*** EXTRACTED INFORMATION ***
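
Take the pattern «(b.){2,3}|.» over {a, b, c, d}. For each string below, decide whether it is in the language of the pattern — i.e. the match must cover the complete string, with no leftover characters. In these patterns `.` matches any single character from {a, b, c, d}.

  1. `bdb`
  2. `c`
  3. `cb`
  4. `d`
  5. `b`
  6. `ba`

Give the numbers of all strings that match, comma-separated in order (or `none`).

2, 4, 5

1. `bdb` → no match
2. `c` → match
3. `cb` → no match
4. `d` → match
5. `b` → match
6. `ba` → no match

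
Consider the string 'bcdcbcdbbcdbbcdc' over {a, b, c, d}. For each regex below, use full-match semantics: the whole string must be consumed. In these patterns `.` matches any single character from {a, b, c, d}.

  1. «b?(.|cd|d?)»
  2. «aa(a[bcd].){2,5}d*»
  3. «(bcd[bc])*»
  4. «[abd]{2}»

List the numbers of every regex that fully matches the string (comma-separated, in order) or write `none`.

1 → no match
2 → no match — must start with 'aaa'
3 → match
4 → no match

3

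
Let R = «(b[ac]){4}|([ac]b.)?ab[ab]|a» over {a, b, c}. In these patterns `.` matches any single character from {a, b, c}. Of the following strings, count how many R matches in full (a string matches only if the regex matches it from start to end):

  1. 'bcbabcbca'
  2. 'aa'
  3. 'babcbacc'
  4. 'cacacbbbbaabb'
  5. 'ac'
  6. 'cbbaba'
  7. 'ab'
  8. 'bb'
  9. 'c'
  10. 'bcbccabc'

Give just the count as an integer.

1

1 → no match
2 → no match
3 → no match
4 → no match
5 → no match
6 → match
7 → no match
8 → no match
9 → no match
10 → no match
Total matched: 1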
*** End of EXTRACTED INFORMATION ***
> **ACTIVITY**
Pull out the lines above in which the word "below" appears.

> **RESPONSE AREA**
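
Take the pattern «(b.){2,3}|.» over {a, b, c, d}. For each string below, decide whether it is in the language of the pattern — i.e. the match must cover the complete string, with no leftover characters. In these patterns `.` matches any single character from {a, b, c, d}.
Consider the string 'bcdcbcdbbcdbbcdc' over {a, b, c, d}. For each regex below, use full-match semantics: the whole string must be consumed. In these patterns `.` matches any single character from {a, b, c, d}.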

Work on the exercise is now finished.